-- Dataset entries --
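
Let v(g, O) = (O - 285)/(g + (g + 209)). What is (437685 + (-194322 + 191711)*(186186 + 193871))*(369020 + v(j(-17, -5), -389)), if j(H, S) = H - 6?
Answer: -59661841548367212/163 ≈ -3.6602e+14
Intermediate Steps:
j(H, S) = -6 + H
v(g, O) = (-285 + O)/(209 + 2*g) (v(g, O) = (-285 + O)/(g + (209 + g)) = (-285 + O)/(209 + 2*g))
(437685 + (-194322 + 191711)*(186186 + 193871))*(369020 + v(j(-17, -5), -389)) = (437685 + (-194322 + 191711)*(186186 + 193871))*(369020 + (-285 - 389)/(209 + 2*(-6 - 17))) = (437685 - 2611*380057)*(369020 - 674/(209 + 2*(-23))) = (437685 - 992328827)*(369020 - 674/(209 - 46)) = -991891142*(369020 - 674/163) = -991891142*60149586/163 = -59661841548367212/163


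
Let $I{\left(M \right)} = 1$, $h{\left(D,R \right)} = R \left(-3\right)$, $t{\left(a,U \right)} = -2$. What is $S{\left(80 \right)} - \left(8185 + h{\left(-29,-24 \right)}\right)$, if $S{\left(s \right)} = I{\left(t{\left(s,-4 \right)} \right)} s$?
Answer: $-8177$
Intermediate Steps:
$h{\left(D,R \right)} = - 3 R$
$S{\left(s \right)} = s$ ($S{\left(s \right)} = 1 s = s$)
$S{\left(80 \right)} - \left(8185 + h{\left(-29,-24 \right)}\right) = 80 - \left(8185 - -72\right) = 80 - 8257 = -8177$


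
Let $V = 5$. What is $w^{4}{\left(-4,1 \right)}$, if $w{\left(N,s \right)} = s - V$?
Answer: $256$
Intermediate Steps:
$w{\left(N,s \right)} = -5 + s$ ($w{\left(N,s \right)} = s - 5 = -5 + s$)
$w^{4}{\left(-4,1 \right)} = \left(-5 + 1\right)^{4} = \left(-4\right)^{4} = 256$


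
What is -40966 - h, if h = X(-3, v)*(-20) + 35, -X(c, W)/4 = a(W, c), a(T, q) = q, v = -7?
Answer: -40761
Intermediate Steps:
X(c, W) = -4*c
h = -205 (h = -4*(-3)*(-20) + 35 = 12*(-20) + 35 = -240 + 35 = -205)
-40966 - h = -40966 - 1*(-205) = -40966 + 205 = -40761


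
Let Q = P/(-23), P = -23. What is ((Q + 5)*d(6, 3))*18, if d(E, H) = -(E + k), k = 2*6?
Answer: -1944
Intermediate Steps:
k = 12
Q = 1 (Q = -23/(-23) = -23*(-1/23) = 1)
d(E, H) = -12 - E (d(E, H) = -(E + 12) = -(12 + E) = -12 - E)
((Q + 5)*d(6, 3))*18 = ((1 + 5)*(-12 - 1*6))*18 = (6*(-12 - 6))*18 = (6*(-18))*18 = -108*18 = -1944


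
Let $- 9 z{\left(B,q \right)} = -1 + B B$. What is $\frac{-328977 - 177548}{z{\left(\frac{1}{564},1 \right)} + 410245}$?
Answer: $- \frac{58004487504}{46979038391} \approx -1.2347$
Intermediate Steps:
$z{\left(B,q \right)} = \frac{1}{9} - \frac{B^{2}}{9}$ ($z{\left(B,q \right)} = - \frac{-1 + B B}{9} = - \frac{-1 + B^{2}}{9} = \frac{1}{9} - \frac{B^{2}}{9}$)
$\frac{-328977 - 177548}{z{\left(\frac{1}{564},1 \right)} + 410245} = \frac{-328977 - 177548}{\left(\frac{1}{9} - \frac{\left(\frac{1}{564}\right)^{2}}{9}\right) + 410245} = - \frac{506525}{\left(\frac{1}{9} - \frac{1}{9 \cdot 318096}\right) + 410245} = - \frac{506525}{\left(\frac{1}{9} - \frac{1}{2862864}\right) + 410245} = - \frac{506525}{\frac{318095}{2862864} + 410245} = - \frac{506525}{\frac{1174475959775}{2862864}} = \left(-506525\right) \frac{2862864}{1174475959775} = - \frac{58004487504}{46979038391}$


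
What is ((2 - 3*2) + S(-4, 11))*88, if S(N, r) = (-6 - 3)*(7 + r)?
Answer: -14608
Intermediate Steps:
S(N, r) = -63 - 9*r (S(N, r) = -9*(7 + r) = -63 - 9*r)
((2 - 3*2) + S(-4, 11))*88 = ((2 - 3*2) + (-63 - 9*11))*88 = ((2 - 6) + (-63 - 99))*88 = (-4 - 162)*88 = -166*88 = -14608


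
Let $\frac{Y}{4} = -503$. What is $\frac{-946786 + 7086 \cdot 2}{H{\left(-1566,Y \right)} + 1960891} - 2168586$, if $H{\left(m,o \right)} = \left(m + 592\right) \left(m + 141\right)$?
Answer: $- \frac{7262250641440}{3348841} \approx -2.1686 \cdot 10^{6}$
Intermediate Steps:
$Y = -2012$ ($Y = 4 \left(-503\right) = -2012$)
$H{\left(m,o \right)} = \left(141 + m\right) \left(592 + m\right)$ ($H{\left(m,o \right)} = \left(592 + m\right) \left(141 + m\right) = \left(141 + m\right) \left(592 + m\right)$)
$\frac{-946786 + 7086 \cdot 2}{H{\left(-1566,Y \right)} + 1960891} - 2168586 = \frac{-946786 + 7086 \cdot 2}{\left(83472 + \left(-1566\right)^{2} + 733 \left(-1566\right)\right) + 1960891} - 2168586 = \frac{-946786 + 14172}{\left(83472 + 2452356 - 1147878\right) + 1960891} - 2168586 = - \frac{932614}{1387950 + 1960891} - 2168586 = - \frac{932614}{3348841} - 2168586 = - \frac{7262250641440}{3348841}$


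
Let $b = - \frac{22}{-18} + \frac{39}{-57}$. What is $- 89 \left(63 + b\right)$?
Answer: $- \frac{966985}{171} \approx -5654.9$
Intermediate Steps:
$b = \frac{92}{171}$ ($b = \left(-22\right) \left(- \frac{1}{18}\right) + 39 \left(- \frac{1}{57}\right) = \frac{11}{9} - \frac{13}{19} = \frac{92}{171} \approx 0.53801$)
$- 89 \left(63 + b\right) = - 89 \left(63 + \frac{92}{171}\right) = \left(-89\right) \frac{10865}{171} = - \frac{966985}{171}$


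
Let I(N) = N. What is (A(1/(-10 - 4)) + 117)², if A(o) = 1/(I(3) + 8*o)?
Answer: 3984016/289 ≈ 13786.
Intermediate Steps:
A(o) = 1/(3 + 8*o)
(A(1/(-10 - 4)) + 117)² = (1/(3 + 8/(-10 - 4)) + 117)² = (1/(3 + 8/(-14)) + 117)² = (1/(3 + 8*(-1/14)) + 117)² = (1/(3 - 4/7) + 117)² = (1/(17/7) + 117)² = (7/17 + 117)² = (1996/17)² = 3984016/289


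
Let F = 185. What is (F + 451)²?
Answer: 404496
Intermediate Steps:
(F + 451)² = (185 + 451)² = 636² = 404496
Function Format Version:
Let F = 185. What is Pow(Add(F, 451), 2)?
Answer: 404496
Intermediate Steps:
Pow(Add(F, 451), 2) = Pow(Add(185, 451), 2) = Pow(636, 2) = 404496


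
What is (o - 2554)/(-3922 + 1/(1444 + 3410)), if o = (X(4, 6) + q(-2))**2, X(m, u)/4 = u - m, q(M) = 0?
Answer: 12086460/19037387 ≈ 0.63488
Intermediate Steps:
X(m, u) = -4*m + 4*u (X(m, u) = 4*(u - m) = -4*m + 4*u)
o = 64 (o = ((-4*4 + 4*6) + 0)**2 = ((-16 + 24) + 0)**2 = (8 + 0)**2 = 8**2 = 64)
(o - 2554)/(-3922 + 1/(1444 + 3410)) = (64 - 2554)/(-3922 + 1/(1444 + 3410)) = -2490/(-3922 + 1/4854) = -2490/(-19037387/4854) = -2490*(-4854/19037387) = 12086460/19037387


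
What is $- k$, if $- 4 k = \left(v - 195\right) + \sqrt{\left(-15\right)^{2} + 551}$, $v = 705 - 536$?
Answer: $- \frac{13}{2} + \frac{\sqrt{194}}{2} \approx 0.46419$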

-- TASK DESCRIPTION --
Which of the lines above include the word "sqrt"? List those lines.

-- PROBLEM SOLUTION --
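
What is $- k$, if $- 4 k = \left(v - 195\right) + \sqrt{\left(-15\right)^{2} + 551}$, $v = 705 - 536$?
Answer: $- \frac{13}{2} + \frac{\sqrt{194}}{2} \approx 0.46419$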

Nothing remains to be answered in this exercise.